Set down exactly the lines of the records from the top to the line containing "i \wedge l\right)\right)$"; include both.

===============

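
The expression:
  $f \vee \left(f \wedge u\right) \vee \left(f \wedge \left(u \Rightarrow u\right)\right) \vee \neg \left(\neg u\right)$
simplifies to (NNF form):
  $f \vee u$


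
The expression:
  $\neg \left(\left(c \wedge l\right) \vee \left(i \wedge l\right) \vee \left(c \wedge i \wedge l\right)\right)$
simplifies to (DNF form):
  $\left(\neg c \wedge \neg i\right) \vee \neg l$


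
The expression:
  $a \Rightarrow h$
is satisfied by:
  {h: True, a: False}
  {a: False, h: False}
  {a: True, h: True}


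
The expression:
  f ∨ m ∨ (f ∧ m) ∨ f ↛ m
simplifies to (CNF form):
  f ∨ m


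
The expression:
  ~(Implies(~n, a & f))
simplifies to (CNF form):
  ~n & (~a | ~f)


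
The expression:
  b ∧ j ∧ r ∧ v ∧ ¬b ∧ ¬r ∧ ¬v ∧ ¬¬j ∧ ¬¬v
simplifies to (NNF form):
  False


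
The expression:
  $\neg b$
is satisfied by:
  {b: False}


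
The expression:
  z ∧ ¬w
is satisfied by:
  {z: True, w: False}


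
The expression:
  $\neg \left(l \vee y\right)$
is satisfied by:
  {y: False, l: False}


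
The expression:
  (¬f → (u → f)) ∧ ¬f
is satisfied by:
  {u: False, f: False}


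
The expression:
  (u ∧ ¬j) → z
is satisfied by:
  {z: True, j: True, u: False}
  {z: True, j: False, u: False}
  {j: True, z: False, u: False}
  {z: False, j: False, u: False}
  {z: True, u: True, j: True}
  {z: True, u: True, j: False}
  {u: True, j: True, z: False}


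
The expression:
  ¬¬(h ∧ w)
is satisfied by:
  {h: True, w: True}


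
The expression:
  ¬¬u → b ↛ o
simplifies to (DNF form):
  (b ∧ ¬o) ∨ ¬u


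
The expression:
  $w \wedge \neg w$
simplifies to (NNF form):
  $\text{False}$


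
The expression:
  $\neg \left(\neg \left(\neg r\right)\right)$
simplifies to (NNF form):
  $\neg r$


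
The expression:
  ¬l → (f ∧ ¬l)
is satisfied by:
  {l: True, f: True}
  {l: True, f: False}
  {f: True, l: False}


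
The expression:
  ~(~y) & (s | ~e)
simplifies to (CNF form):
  y & (s | ~e)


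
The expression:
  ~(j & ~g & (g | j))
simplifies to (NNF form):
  g | ~j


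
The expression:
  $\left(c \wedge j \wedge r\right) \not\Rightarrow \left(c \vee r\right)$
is never true.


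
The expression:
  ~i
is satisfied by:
  {i: False}


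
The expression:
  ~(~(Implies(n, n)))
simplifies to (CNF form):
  True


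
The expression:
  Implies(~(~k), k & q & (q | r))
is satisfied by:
  {q: True, k: False}
  {k: False, q: False}
  {k: True, q: True}


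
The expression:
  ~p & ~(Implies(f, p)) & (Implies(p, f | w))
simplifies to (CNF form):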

===============

» Answer to this problem
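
The expression:
  $f \vee \left(f \wedge u\right) \vee \left(f \wedge \left(u \Rightarrow u\right)\right) \vee \neg \left(\neg u\right)$
simplifies to (NNF form):
  $f \vee u$


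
The expression:
  $\neg \left(\left(c \wedge l\right) \vee \left(i \wedge l\right) \vee \left(c \wedge i \wedge l\right)\right)$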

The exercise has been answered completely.